== Source material ==

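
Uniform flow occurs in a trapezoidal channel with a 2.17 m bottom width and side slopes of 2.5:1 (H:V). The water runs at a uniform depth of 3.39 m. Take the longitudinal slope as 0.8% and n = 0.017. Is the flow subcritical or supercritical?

With bottom width b = 2.17 m and side slope z = 2.5: A = (b + zy)y = (2.17 + 2.5×3.39)×3.39 = 36.09 m²; P = b + 2y√(1+z²) = 2.17 + 2×3.39×2.693 = 20.43 m.
Hydraulic radius R = A/P = 36.09/20.43 = 1.767 m.
V = (1/n) R^(2/3) √S = (1/0.017) × 1.767^(2/3) × √0.008 = 7.689 m/s. Hydraulic depth D_h = A/T = 36.09/19.12 = 1.887 m.
Froude number Fr = V/√(g·D_h) = 7.689/√(9.81×1.887) = 1.79, which is greater than 1, so the flow is supercritical.

supercritical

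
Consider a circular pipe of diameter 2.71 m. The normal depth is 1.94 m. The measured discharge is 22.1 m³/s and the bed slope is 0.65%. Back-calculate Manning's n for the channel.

n = 0.014

For a circular section of diameter D = 2.71 m at depth y = 1.94 m, the central angle is θ = 2 arccos(1 − 2y/D) = 4.034 rad. Then A = (D²/8)(θ − sin θ) = 4.419 m² and P = Dθ/2 = 5.467 m.
Hydraulic radius R = A/P = 4.419/5.467 = 0.8083 m.
Rearranging Manning's equation: n = (1/Q) A R^(2/3) S^(1/2) = (1/22.1) × 4.419 × 0.8083^(2/3) × √0.0065 = 0.014.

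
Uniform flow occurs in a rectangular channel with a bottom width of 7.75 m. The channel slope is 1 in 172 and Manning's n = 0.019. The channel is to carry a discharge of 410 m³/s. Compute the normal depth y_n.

Manning's equation rearranged: A R^(2/3) = nQ / (1·√S) = 0.019 × 410 / (√0.005814) = 102.2.
Trying y = 5.97 m: A R^(2/3) = 81.78 — short.
Trying y = 8.43 m: A R^(2/3) = 125.3 — over.
Trying y = 7.14 m: A R^(2/3) = 102.2 — matches.

y_n = 7.14 m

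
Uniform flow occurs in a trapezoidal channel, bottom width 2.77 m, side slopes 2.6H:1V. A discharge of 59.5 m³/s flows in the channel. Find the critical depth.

y_c = 2.08 m

At critical depth, Q² T / (g A³) = 1, i.e. A³/T = Q²/g = 59.5²/9.81 = 360.9.
Trying y = 1.59 m: A³/T = 119.8 — low.
Trying y = 2.08 m: A³/T = 362.3 — close enough.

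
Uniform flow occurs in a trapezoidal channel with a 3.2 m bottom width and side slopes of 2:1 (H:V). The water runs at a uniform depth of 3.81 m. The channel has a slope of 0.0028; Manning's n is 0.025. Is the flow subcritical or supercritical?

With bottom width b = 3.2 m and side slope z = 2: A = (b + zy)y = (3.2 + 2×3.81)×3.81 = 41.22 m²; P = b + 2y√(1+z²) = 3.2 + 2×3.81×2.236 = 20.24 m.
Hydraulic radius R = A/P = 41.22/20.24 = 2.037 m.
V = (1/n) R^(2/3) √S = (1/0.025) × 2.037^(2/3) × √0.0028 = 3.401 m/s. Hydraulic depth D_h = A/T = 41.22/18.44 = 2.236 m.
Froude number Fr = V/√(g·D_h) = 3.401/√(9.81×2.236) = 0.726, which is less than 1, so the flow is subcritical.

subcritical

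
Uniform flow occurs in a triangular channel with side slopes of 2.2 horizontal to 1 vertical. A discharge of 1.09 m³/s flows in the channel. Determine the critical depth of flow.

At critical depth, Q² T / (g A³) = 1, i.e. A³/T = Q²/g = 1.09²/9.81 = 0.1211.
At y = 0.693 m: A³/T = 0.3868 — too large.
At y = 0.388 m: A³/T = 0.02128 — too small.
At y = 0.549 m: A³/T = 0.1207 — close enough.

y_c = 0.549 m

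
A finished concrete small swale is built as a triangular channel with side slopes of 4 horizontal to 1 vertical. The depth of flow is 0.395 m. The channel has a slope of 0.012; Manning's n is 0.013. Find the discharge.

For a triangular section with side slope z = 4: A = zy² = 4×0.395² = 0.6241 m²; P = 2y√(1+z²) = 2×0.395×4.123 = 3.257 m.
Hydraulic radius R = A/P = 0.6241/3.257 = 0.1916 m.
Manning's equation: Q = (1/n) A R^(2/3) S^(1/2) = (1/0.013) × 0.6241 × 0.1916^(2/3) × 0.012^(1/2) = 1.75 m³/s.

Q = 1.75 m³/s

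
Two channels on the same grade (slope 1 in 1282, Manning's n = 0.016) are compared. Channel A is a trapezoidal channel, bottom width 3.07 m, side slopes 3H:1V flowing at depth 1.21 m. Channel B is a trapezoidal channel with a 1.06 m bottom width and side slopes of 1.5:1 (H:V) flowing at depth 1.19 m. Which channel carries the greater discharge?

Channel A: With bottom width b = 3.07 m and side slope z = 3: A = (b + zy)y = (3.07 + 3×1.21)×1.21 = 8.107 m²; P = b + 2y√(1+z²) = 3.07 + 2×1.21×3.162 = 10.72 m. Hydraulic radius R = A/P = 8.107/10.72 = 0.7561 m. Q_A = (1/0.016)·8.107·0.7561^(2/3)·√0.00078 = 11.74 m³/s.
Channel B: With bottom width b = 1.06 m and side slope z = 1.5: A = (b + zy)y = (1.06 + 1.5×1.19)×1.19 = 3.386 m²; P = b + 2y√(1+z²) = 1.06 + 2×1.19×1.803 = 5.351 m. Hydraulic radius R = A/P = 3.386/5.351 = 0.6327 m. Q_B = (1/0.016)·3.386·0.6327^(2/3)·√0.00078 = 4.356 m³/s.
Q_A = 11.74 m³/s vs Q_B = 4.356 m³/s, so channel A carries more.

channel A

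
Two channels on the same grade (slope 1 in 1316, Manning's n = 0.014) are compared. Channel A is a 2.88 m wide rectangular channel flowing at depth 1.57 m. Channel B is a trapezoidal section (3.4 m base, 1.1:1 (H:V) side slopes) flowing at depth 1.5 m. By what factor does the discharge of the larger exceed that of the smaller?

1.98

Channel A: Flow area A = b·y = 2.88 × 1.57 = 4.522 m². Wetted perimeter P = b + 2y = 2.88 + 2×1.57 = 6.02 m. Hydraulic radius R = A/P = 4.522/6.02 = 0.7511 m. Q_A = (1/0.014)·4.522·0.7511^(2/3)·√0.0007599 = 7.356 m³/s.
Channel B: With bottom width b = 3.4 m and side slope z = 1.1: A = (b + zy)y = (3.4 + 1.1×1.5)×1.5 = 7.575 m²; P = b + 2y√(1+z²) = 3.4 + 2×1.5×1.487 = 7.86 m. Hydraulic radius R = A/P = 7.575/7.86 = 0.9638 m. Q_B = (1/0.014)·7.575·0.9638^(2/3)·√0.0007599 = 14.55 m³/s.
The larger discharge is 14.55 m³/s and the smaller is 7.356 m³/s; the ratio is 1.98.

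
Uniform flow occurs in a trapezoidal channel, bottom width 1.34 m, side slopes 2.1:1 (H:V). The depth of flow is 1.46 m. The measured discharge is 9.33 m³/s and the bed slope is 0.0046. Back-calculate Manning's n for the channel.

n = 0.04

With bottom width b = 1.34 m and side slope z = 2.1: A = (b + zy)y = (1.34 + 2.1×1.46)×1.46 = 6.433 m²; P = b + 2y√(1+z²) = 1.34 + 2×1.46×2.326 = 8.132 m.
Hydraulic radius R = A/P = 6.433/8.132 = 0.7911 m.
Rearranging Manning's equation: n = (1/Q) A R^(2/3) S^(1/2) = (1/9.33) × 6.433 × 0.7911^(2/3) × √0.0046 = 0.04.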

===

To do: Copy the data word for word.

Answer:
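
Uniform flow occurs in a trapezoidal channel with a 2.17 m bottom width and side slopes of 2.5:1 (H:V). The water runs at a uniform depth of 3.39 m. Take the longitudinal slope as 0.8% and n = 0.017. Is the flow subcritical or supercritical?

With bottom width b = 2.17 m and side slope z = 2.5: A = (b + zy)y = (2.17 + 2.5×3.39)×3.39 = 36.09 m²; P = b + 2y√(1+z²) = 2.17 + 2×3.39×2.693 = 20.43 m.
Hydraulic radius R = A/P = 36.09/20.43 = 1.767 m.
V = (1/n) R^(2/3) √S = (1/0.017) × 1.767^(2/3) × √0.008 = 7.689 m/s. Hydraulic depth D_h = A/T = 36.09/19.12 = 1.887 m.
Froude number Fr = V/√(g·D_h) = 7.689/√(9.81×1.887) = 1.79, which is greater than 1, so the flow is supercritical.

supercritical

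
Consider a circular pipe of diameter 2.71 m. The normal depth is 1.94 m. The measured discharge is 22.1 m³/s and the bed slope is 0.65%. Back-calculate Manning's n for the channel.

n = 0.014

For a circular section of diameter D = 2.71 m at depth y = 1.94 m, the central angle is θ = 2 arccos(1 − 2y/D) = 4.034 rad. Then A = (D²/8)(θ − sin θ) = 4.419 m² and P = Dθ/2 = 5.467 m.
Hydraulic radius R = A/P = 4.419/5.467 = 0.8083 m.
Rearranging Manning's equation: n = (1/Q) A R^(2/3) S^(1/2) = (1/22.1) × 4.419 × 0.8083^(2/3) × √0.0065 = 0.014.

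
Uniform flow occurs in a rectangular channel with a bottom width of 7.75 m. The channel slope is 1 in 172 and Manning's n = 0.019. The channel is to carry a discharge of 410 m³/s. Compute the normal depth y_n.

Manning's equation rearranged: A R^(2/3) = nQ / (1·√S) = 0.019 × 410 / (√0.005814) = 102.2.
Trying y = 5.97 m: A R^(2/3) = 81.78 — short.
Trying y = 8.43 m: A R^(2/3) = 125.3 — over.
Trying y = 7.14 m: A R^(2/3) = 102.2 — matches.

y_n = 7.14 m

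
Uniform flow occurs in a trapezoidal channel, bottom width 2.77 m, side slopes 2.6H:1V. A discharge of 59.5 m³/s flows in the channel. Find the critical depth.

y_c = 2.08 m

At critical depth, Q² T / (g A³) = 1, i.e. A³/T = Q²/g = 59.5²/9.81 = 360.9.
Trying y = 1.59 m: A³/T = 119.8 — low.
Trying y = 2.08 m: A³/T = 362.3 — close enough.

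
Uniform flow occurs in a trapezoidal channel with a 3.2 m bottom width and side slopes of 2:1 (H:V). The water runs at a uniform depth of 3.81 m. The channel has a slope of 0.0028; Manning's n is 0.025. Is the flow subcritical or supercritical?

With bottom width b = 3.2 m and side slope z = 2: A = (b + zy)y = (3.2 + 2×3.81)×3.81 = 41.22 m²; P = b + 2y√(1+z²) = 3.2 + 2×3.81×2.236 = 20.24 m.
Hydraulic radius R = A/P = 41.22/20.24 = 2.037 m.
V = (1/n) R^(2/3) √S = (1/0.025) × 2.037^(2/3) × √0.0028 = 3.401 m/s. Hydraulic depth D_h = A/T = 41.22/18.44 = 2.236 m.
Froude number Fr = V/√(g·D_h) = 3.401/√(9.81×2.236) = 0.726, which is less than 1, so the flow is subcritical.

subcritical

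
Uniform flow occurs in a triangular channel with side slopes of 2.2 horizontal to 1 vertical. A discharge of 1.09 m³/s flows in the channel. Determine the critical depth of flow.

At critical depth, Q² T / (g A³) = 1, i.e. A³/T = Q²/g = 1.09²/9.81 = 0.1211.
At y = 0.693 m: A³/T = 0.3868 — too large.
At y = 0.388 m: A³/T = 0.02128 — too small.
At y = 0.549 m: A³/T = 0.1207 — close enough.

y_c = 0.549 m

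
A finished concrete small swale is built as a triangular channel with side slopes of 4 horizontal to 1 vertical. The depth of flow is 0.395 m. The channel has a slope of 0.012; Manning's n is 0.013. Find the discharge.

For a triangular section with side slope z = 4: A = zy² = 4×0.395² = 0.6241 m²; P = 2y√(1+z²) = 2×0.395×4.123 = 3.257 m.
Hydraulic radius R = A/P = 0.6241/3.257 = 0.1916 m.
Manning's equation: Q = (1/n) A R^(2/3) S^(1/2) = (1/0.013) × 0.6241 × 0.1916^(2/3) × 0.012^(1/2) = 1.75 m³/s.

Q = 1.75 m³/s

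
Two channels on the same grade (slope 1 in 1282, Manning's n = 0.016) are compared. Channel A is a trapezoidal channel, bottom width 3.07 m, side slopes 3H:1V flowing at depth 1.21 m. Channel B is a trapezoidal channel with a 1.06 m bottom width and side slopes of 1.5:1 (H:V) flowing at depth 1.19 m. Which channel carries the greater discharge?

Channel A: With bottom width b = 3.07 m and side slope z = 3: A = (b + zy)y = (3.07 + 3×1.21)×1.21 = 8.107 m²; P = b + 2y√(1+z²) = 3.07 + 2×1.21×3.162 = 10.72 m. Hydraulic radius R = A/P = 8.107/10.72 = 0.7561 m. Q_A = (1/0.016)·8.107·0.7561^(2/3)·√0.00078 = 11.74 m³/s.
Channel B: With bottom width b = 1.06 m and side slope z = 1.5: A = (b + zy)y = (1.06 + 1.5×1.19)×1.19 = 3.386 m²; P = b + 2y√(1+z²) = 1.06 + 2×1.19×1.803 = 5.351 m. Hydraulic radius R = A/P = 3.386/5.351 = 0.6327 m. Q_B = (1/0.016)·3.386·0.6327^(2/3)·√0.00078 = 4.356 m³/s.
Q_A = 11.74 m³/s vs Q_B = 4.356 m³/s, so channel A carries more.

channel A

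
Two channels on the same grade (slope 1 in 1316, Manning's n = 0.014) are compared. Channel A is a 2.88 m wide rectangular channel flowing at depth 1.57 m. Channel B is a trapezoidal section (3.4 m base, 1.1:1 (H:V) side slopes) flowing at depth 1.5 m. By what factor does the discharge of the larger exceed that of the smaller?

1.98

Channel A: Flow area A = b·y = 2.88 × 1.57 = 4.522 m². Wetted perimeter P = b + 2y = 2.88 + 2×1.57 = 6.02 m. Hydraulic radius R = A/P = 4.522/6.02 = 0.7511 m. Q_A = (1/0.014)·4.522·0.7511^(2/3)·√0.0007599 = 7.356 m³/s.
Channel B: With bottom width b = 3.4 m and side slope z = 1.1: A = (b + zy)y = (3.4 + 1.1×1.5)×1.5 = 7.575 m²; P = b + 2y√(1+z²) = 3.4 + 2×1.5×1.487 = 7.86 m. Hydraulic radius R = A/P = 7.575/7.86 = 0.9638 m. Q_B = (1/0.014)·7.575·0.9638^(2/3)·√0.0007599 = 14.55 m³/s.
The larger discharge is 14.55 m³/s and the smaller is 7.356 m³/s; the ratio is 1.98.

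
Uniform flow occurs in a trapezoidal channel, bottom width 1.34 m, side slopes 2.1:1 (H:V). The depth of flow is 1.46 m. The measured discharge is 9.33 m³/s and the bed slope is 0.0046. Back-calculate Manning's n for the channel.

n = 0.04

With bottom width b = 1.34 m and side slope z = 2.1: A = (b + zy)y = (1.34 + 2.1×1.46)×1.46 = 6.433 m²; P = b + 2y√(1+z²) = 1.34 + 2×1.46×2.326 = 8.132 m.
Hydraulic radius R = A/P = 6.433/8.132 = 0.7911 m.
Rearranging Manning's equation: n = (1/Q) A R^(2/3) S^(1/2) = (1/9.33) × 6.433 × 0.7911^(2/3) × √0.0046 = 0.04.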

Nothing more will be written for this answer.